==== Records for the exercise ====
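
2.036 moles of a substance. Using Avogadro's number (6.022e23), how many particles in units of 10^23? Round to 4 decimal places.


N = n * NA, then divide by 1e23 for the requested units.
N / 1e23 = n * 6.022
N / 1e23 = 2.036 * 6.022
N / 1e23 = 12.260792, rounded to 4 dp:

12.2608


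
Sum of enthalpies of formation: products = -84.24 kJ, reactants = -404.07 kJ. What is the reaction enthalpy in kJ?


dH_rxn = sum(dH_f products) - sum(dH_f reactants)
dH_rxn = -84.24 - (-404.07)
dH_rxn = 319.83 kJ:

319.83 kJ


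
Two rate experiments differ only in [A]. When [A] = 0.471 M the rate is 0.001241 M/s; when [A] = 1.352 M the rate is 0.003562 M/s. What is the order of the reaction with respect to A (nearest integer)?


Rate is proportional to [A]^n, so rate2/rate1 = ([A]2/[A]1)^n. Take logs to solve for n.
rate2/rate1 = 0.003562 / 0.001241 = 2.8703
[A]2/[A]1 = 1.352 / 0.471 = 2.8705
n = ln(2.8703) / ln(2.8705) = 1.0
Nearest integer order:

1


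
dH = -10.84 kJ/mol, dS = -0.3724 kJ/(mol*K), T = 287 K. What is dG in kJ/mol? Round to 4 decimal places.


Gibbs: dG = dH - T*dS (consistent units, dS already in kJ/(mol*K)).
T*dS = 287 * -0.3724 = -106.8788
dG = -10.84 - (-106.8788)
dG = 96.0388 kJ/mol, rounded to 4 dp:

96.0388 kJ/mol


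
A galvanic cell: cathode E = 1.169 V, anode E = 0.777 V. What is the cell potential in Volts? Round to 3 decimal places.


Standard cell potential: E_cell = E_cathode - E_anode.
E_cell = 1.169 - (0.777)
E_cell = 0.392 V, rounded to 3 dp:

0.392 V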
====
» Task brief
Transcribe all of the data above, character for character.

» Response
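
2.036 moles of a substance. Using Avogadro's number (6.022e23), how many particles in units of 10^23? Round to 4 decimal places.


N = n * NA, then divide by 1e23 for the requested units.
N / 1e23 = n * 6.022
N / 1e23 = 2.036 * 6.022
N / 1e23 = 12.260792, rounded to 4 dp:

12.2608


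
Sum of enthalpies of formation: products = -84.24 kJ, reactants = -404.07 kJ. What is the reaction enthalpy in kJ?


dH_rxn = sum(dH_f products) - sum(dH_f reactants)
dH_rxn = -84.24 - (-404.07)
dH_rxn = 319.83 kJ:

319.83 kJ


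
Two rate experiments differ only in [A]. When [A] = 0.471 M the rate is 0.001241 M/s; when [A] = 1.352 M the rate is 0.003562 M/s. What is the order of the reaction with respect to A (nearest integer)?


Rate is proportional to [A]^n, so rate2/rate1 = ([A]2/[A]1)^n. Take logs to solve for n.
rate2/rate1 = 0.003562 / 0.001241 = 2.8703
[A]2/[A]1 = 1.352 / 0.471 = 2.8705
n = ln(2.8703) / ln(2.8705) = 1.0
Nearest integer order:

1


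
dH = -10.84 kJ/mol, dS = -0.3724 kJ/(mol*K), T = 287 K. What is dG in kJ/mol? Round to 4 decimal places.


Gibbs: dG = dH - T*dS (consistent units, dS already in kJ/(mol*K)).
T*dS = 287 * -0.3724 = -106.8788
dG = -10.84 - (-106.8788)
dG = 96.0388 kJ/mol, rounded to 4 dp:

96.0388 kJ/mol


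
A galvanic cell: cathode E = 1.169 V, anode E = 0.777 V. What is the cell potential in Volts? Round to 3 decimal places.


Standard cell potential: E_cell = E_cathode - E_anode.
E_cell = 1.169 - (0.777)
E_cell = 0.392 V, rounded to 3 dp:

0.392 V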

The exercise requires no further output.